**Work instruction:**
Quote exactly, and only, the lines of the material below from the line with "What is d_min" through the line with "Recover the original".

--------

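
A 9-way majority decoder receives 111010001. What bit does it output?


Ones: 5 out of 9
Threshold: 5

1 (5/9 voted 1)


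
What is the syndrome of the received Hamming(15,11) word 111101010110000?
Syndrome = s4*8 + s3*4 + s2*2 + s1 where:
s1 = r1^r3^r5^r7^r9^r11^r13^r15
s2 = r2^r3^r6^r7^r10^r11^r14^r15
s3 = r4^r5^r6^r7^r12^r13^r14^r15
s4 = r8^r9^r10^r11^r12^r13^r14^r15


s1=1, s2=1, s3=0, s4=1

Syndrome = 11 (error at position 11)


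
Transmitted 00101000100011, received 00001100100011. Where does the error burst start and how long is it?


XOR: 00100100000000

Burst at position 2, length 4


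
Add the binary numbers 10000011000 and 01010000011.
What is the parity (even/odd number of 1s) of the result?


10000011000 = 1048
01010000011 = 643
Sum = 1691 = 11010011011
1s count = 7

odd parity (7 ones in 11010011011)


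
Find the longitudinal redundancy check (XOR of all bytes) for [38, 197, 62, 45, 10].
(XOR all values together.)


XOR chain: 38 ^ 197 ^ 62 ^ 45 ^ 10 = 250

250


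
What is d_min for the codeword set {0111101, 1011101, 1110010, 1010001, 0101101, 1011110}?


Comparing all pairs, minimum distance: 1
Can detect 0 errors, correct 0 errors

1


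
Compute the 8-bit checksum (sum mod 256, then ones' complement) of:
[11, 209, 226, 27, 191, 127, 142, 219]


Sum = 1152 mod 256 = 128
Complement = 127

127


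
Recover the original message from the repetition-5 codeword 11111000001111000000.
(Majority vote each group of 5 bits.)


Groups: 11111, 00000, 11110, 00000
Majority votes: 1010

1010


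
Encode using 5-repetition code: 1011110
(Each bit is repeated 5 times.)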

--------

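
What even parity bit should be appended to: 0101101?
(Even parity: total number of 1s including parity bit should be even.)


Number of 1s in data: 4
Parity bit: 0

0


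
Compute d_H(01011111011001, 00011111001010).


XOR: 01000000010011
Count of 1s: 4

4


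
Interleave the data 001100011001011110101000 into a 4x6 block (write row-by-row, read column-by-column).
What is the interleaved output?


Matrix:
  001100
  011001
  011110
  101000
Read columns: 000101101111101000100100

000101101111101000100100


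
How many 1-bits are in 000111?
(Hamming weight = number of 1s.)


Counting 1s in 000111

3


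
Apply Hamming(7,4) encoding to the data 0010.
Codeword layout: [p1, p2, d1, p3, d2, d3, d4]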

--------

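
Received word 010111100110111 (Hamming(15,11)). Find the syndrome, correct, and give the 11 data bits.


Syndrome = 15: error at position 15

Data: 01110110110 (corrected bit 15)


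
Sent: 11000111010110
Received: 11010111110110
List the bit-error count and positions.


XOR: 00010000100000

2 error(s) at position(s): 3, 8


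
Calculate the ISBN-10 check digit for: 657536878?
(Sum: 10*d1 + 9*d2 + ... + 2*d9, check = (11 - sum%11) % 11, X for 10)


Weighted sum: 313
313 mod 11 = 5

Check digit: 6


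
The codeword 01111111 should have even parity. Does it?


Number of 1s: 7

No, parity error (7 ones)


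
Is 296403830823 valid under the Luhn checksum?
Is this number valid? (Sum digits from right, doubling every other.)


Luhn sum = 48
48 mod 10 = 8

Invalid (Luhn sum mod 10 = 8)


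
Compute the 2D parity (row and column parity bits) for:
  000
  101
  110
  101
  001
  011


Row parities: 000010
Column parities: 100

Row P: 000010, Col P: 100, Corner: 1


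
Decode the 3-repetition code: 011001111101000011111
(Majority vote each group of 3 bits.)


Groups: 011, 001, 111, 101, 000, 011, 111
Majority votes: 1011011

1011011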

--------

**Task result:**
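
What is d_min for the codeword set {0111101, 1011101, 1110010, 1010001, 0101101, 1011110}?


Comparing all pairs, minimum distance: 1
Can detect 0 errors, correct 0 errors

1


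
Compute the 8-bit checksum (sum mod 256, then ones' complement) of:
[11, 209, 226, 27, 191, 127, 142, 219]


Sum = 1152 mod 256 = 128
Complement = 127

127


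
Recover the original message from the repetition-5 codeword 11111000001111000000.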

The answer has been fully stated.